Lines from the one containing "In G(8, p) with" through the last line of the data below are to be returned exactly; leave out the rest.

(Stored data)
<<<<
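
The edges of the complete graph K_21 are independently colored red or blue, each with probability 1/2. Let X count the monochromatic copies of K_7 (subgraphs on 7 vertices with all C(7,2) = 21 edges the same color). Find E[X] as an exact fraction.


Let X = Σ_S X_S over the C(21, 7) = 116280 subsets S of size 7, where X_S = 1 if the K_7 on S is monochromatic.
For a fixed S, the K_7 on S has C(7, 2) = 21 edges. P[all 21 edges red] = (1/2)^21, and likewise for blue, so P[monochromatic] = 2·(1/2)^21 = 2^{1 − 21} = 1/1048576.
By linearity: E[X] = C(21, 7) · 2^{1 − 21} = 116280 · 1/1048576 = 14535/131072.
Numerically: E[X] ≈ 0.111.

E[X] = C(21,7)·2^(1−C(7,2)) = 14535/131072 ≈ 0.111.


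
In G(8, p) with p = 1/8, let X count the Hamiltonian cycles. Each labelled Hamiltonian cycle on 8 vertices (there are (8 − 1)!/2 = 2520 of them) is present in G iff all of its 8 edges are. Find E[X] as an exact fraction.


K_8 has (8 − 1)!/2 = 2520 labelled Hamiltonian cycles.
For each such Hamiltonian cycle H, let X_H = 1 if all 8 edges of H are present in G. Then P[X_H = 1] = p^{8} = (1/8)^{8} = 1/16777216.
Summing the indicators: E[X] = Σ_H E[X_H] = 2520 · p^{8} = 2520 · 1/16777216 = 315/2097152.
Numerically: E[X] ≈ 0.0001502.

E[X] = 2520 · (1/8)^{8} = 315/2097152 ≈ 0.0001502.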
>>>>
SOLUTION FOR THIS EXERCISE:
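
In G(8, p) with p = 1/8, let X count the Hamiltonian cycles. Each labelled Hamiltonian cycle on 8 vertices (there are (8 − 1)!/2 = 2520 of them) is present in G iff all of its 8 edges are. Find E[X] as an exact fraction.


K_8 has (8 − 1)!/2 = 2520 labelled Hamiltonian cycles.
For each such Hamiltonian cycle H, let X_H = 1 if all 8 edges of H are present in G. Then P[X_H = 1] = p^{8} = (1/8)^{8} = 1/16777216.
Summing the indicators: E[X] = Σ_H E[X_H] = 2520 · p^{8} = 2520 · 1/16777216 = 315/2097152.
Numerically: E[X] ≈ 0.0001502.

E[X] = 2520 · (1/8)^{8} = 315/2097152 ≈ 0.0001502.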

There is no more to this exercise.